— TASK PROMPT —
Below are several entries. Transcribe exactly those lines that fall from the one with "What is (36637 + 29869)/(39969 - 144*3)?" through the one with "Answer: -34213322865973840/72996601421799 ≈", end lines included.

— INPUT RECORDS —
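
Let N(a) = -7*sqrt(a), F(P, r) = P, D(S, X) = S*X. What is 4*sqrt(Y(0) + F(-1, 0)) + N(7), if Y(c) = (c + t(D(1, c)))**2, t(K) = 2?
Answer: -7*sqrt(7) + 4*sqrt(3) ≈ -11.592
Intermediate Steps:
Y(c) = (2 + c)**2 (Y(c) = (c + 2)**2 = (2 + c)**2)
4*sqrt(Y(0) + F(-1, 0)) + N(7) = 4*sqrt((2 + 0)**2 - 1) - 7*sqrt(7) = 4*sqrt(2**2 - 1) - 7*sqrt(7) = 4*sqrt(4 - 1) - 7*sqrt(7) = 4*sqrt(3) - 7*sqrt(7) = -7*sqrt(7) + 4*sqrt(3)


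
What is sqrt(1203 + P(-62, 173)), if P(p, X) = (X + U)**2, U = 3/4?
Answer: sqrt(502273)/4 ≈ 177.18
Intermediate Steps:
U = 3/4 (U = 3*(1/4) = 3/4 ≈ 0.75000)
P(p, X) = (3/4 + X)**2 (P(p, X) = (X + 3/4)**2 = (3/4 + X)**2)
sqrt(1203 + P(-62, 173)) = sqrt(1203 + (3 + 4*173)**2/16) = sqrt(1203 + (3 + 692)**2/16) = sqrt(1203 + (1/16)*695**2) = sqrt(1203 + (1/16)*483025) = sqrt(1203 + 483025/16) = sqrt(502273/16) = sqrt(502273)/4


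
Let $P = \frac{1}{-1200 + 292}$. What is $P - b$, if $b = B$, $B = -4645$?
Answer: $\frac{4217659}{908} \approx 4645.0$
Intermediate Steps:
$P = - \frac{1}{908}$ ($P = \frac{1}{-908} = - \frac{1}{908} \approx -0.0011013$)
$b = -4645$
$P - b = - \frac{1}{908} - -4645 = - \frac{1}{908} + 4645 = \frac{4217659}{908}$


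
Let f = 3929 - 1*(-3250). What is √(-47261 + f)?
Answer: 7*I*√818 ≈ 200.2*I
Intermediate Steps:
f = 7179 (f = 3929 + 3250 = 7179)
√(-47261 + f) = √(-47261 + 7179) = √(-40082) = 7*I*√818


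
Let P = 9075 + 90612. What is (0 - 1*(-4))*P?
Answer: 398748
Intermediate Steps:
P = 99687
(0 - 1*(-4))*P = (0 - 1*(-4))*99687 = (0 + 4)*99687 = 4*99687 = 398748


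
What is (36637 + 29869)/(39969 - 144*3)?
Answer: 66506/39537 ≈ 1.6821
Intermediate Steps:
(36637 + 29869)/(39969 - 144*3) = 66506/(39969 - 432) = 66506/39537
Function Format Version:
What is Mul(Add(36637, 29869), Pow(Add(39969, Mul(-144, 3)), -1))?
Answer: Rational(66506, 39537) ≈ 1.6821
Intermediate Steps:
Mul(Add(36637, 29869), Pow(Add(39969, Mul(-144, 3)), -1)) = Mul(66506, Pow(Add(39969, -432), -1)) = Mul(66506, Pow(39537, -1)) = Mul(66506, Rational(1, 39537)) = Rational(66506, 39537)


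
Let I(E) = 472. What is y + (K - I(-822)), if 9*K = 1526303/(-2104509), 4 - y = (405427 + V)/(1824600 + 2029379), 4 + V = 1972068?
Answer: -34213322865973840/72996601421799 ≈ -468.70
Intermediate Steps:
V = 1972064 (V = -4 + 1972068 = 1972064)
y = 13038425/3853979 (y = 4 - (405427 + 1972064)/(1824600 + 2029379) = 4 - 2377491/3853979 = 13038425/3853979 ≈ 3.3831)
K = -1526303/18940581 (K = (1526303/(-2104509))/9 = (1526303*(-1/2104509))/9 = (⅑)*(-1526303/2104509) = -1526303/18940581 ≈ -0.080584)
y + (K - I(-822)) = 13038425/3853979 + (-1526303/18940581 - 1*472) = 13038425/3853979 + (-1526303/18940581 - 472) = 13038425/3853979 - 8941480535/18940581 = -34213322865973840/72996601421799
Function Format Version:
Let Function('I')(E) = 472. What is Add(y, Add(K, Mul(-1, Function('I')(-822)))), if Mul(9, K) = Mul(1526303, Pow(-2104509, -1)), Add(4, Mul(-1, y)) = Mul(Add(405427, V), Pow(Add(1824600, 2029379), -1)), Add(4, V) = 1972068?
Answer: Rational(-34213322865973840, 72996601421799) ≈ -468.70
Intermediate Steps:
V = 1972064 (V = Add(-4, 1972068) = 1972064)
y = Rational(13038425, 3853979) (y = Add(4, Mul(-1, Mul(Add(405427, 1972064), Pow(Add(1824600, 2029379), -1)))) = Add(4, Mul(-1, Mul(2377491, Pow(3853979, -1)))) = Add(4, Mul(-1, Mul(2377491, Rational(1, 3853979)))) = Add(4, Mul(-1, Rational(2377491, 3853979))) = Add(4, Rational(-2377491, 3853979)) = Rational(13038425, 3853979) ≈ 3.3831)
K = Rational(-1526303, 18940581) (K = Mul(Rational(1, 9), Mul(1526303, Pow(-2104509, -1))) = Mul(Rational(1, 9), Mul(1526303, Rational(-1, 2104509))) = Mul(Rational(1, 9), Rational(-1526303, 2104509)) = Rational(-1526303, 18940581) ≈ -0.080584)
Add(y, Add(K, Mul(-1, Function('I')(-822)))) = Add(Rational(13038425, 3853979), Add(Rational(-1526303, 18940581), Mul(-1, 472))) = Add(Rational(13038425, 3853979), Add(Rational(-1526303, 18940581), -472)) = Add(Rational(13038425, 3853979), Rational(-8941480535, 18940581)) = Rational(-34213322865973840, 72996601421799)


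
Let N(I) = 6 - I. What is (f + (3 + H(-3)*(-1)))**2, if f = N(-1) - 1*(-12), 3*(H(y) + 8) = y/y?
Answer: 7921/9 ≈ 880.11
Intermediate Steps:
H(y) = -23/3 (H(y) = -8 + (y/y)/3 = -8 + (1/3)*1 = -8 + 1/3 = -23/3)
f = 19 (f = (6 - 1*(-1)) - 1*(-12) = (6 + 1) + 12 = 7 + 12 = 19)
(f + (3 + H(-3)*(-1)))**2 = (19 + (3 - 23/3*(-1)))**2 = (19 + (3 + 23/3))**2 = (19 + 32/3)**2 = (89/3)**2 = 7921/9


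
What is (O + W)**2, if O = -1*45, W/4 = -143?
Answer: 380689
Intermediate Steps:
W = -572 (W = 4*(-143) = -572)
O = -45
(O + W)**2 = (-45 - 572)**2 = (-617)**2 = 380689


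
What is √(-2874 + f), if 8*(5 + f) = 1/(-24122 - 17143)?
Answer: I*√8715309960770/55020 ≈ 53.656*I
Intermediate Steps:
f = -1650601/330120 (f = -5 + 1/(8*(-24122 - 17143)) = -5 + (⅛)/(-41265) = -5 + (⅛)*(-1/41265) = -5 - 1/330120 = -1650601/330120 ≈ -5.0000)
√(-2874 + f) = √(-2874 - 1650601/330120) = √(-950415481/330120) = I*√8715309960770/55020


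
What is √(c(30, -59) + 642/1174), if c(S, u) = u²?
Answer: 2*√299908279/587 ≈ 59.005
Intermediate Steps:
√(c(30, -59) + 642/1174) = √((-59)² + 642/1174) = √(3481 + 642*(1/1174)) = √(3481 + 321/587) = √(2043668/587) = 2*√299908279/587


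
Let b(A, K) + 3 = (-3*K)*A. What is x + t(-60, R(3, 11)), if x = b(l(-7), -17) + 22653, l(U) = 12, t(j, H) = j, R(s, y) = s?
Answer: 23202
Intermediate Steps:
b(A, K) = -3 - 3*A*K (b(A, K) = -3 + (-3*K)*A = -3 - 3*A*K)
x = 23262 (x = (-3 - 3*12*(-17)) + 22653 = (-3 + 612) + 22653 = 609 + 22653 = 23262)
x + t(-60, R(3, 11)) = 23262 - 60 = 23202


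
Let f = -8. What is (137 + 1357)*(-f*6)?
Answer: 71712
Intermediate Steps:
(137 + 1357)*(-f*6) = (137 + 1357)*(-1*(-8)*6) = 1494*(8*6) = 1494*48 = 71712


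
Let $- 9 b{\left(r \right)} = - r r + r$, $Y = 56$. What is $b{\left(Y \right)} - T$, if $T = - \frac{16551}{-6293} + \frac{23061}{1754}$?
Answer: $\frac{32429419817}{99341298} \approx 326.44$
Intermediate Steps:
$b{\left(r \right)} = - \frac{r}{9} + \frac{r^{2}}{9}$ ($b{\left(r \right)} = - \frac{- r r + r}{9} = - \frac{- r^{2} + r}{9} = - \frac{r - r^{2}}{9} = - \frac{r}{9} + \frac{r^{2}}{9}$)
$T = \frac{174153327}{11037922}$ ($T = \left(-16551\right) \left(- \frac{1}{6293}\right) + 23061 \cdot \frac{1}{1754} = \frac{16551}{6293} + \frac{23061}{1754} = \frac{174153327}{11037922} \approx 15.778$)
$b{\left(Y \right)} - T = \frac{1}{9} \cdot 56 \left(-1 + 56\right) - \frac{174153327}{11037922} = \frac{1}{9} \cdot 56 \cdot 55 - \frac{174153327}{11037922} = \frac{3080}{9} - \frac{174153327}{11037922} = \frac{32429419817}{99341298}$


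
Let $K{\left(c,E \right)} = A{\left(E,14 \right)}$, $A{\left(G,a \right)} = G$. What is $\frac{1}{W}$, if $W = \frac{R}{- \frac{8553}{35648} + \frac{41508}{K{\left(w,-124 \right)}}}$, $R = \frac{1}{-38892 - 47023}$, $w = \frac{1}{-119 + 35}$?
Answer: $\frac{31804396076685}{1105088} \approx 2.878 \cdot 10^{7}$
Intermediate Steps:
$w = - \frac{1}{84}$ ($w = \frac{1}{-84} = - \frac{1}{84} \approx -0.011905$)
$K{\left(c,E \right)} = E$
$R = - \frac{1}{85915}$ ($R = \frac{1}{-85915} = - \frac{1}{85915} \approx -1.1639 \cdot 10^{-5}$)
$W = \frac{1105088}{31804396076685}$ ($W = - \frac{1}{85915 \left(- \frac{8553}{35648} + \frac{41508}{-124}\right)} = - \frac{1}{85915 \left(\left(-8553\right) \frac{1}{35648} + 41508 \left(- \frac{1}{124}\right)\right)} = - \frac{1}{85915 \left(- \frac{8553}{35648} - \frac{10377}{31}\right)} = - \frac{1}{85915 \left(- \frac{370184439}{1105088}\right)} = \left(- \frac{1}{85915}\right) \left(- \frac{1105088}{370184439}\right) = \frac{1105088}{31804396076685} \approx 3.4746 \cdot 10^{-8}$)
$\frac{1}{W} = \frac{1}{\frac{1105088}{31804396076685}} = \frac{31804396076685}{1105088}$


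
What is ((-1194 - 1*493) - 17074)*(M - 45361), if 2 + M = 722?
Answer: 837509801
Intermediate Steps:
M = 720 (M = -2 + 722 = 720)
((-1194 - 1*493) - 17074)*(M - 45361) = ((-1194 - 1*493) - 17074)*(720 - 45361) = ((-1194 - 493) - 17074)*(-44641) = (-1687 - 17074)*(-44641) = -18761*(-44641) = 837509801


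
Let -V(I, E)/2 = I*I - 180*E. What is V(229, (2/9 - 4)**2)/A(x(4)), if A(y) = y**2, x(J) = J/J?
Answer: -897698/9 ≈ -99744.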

— SOLUTION TO THIS EXERCISE —
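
What is (36637 + 29869)/(39969 - 144*3)?
Answer: 66506/39537 ≈ 1.6821
Intermediate Steps:
(36637 + 29869)/(39969 - 144*3) = 66506/(39969 - 432) = 66506/39537
Function Format Version:
What is Mul(Add(36637, 29869), Pow(Add(39969, Mul(-144, 3)), -1))?
Answer: Rational(66506, 39537) ≈ 1.6821
Intermediate Steps:
Mul(Add(36637, 29869), Pow(Add(39969, Mul(-144, 3)), -1)) = Mul(66506, Pow(Add(39969, -432), -1)) = Mul(66506, Pow(39537, -1)) = Mul(66506, Rational(1, 39537)) = Rational(66506, 39537)


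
Let I(E) = 472. What is y + (K - I(-822)), if 9*K = 1526303/(-2104509), 4 - y = (405427 + V)/(1824600 + 2029379), 4 + V = 1972068?
Answer: -34213322865973840/72996601421799 ≈ -468.70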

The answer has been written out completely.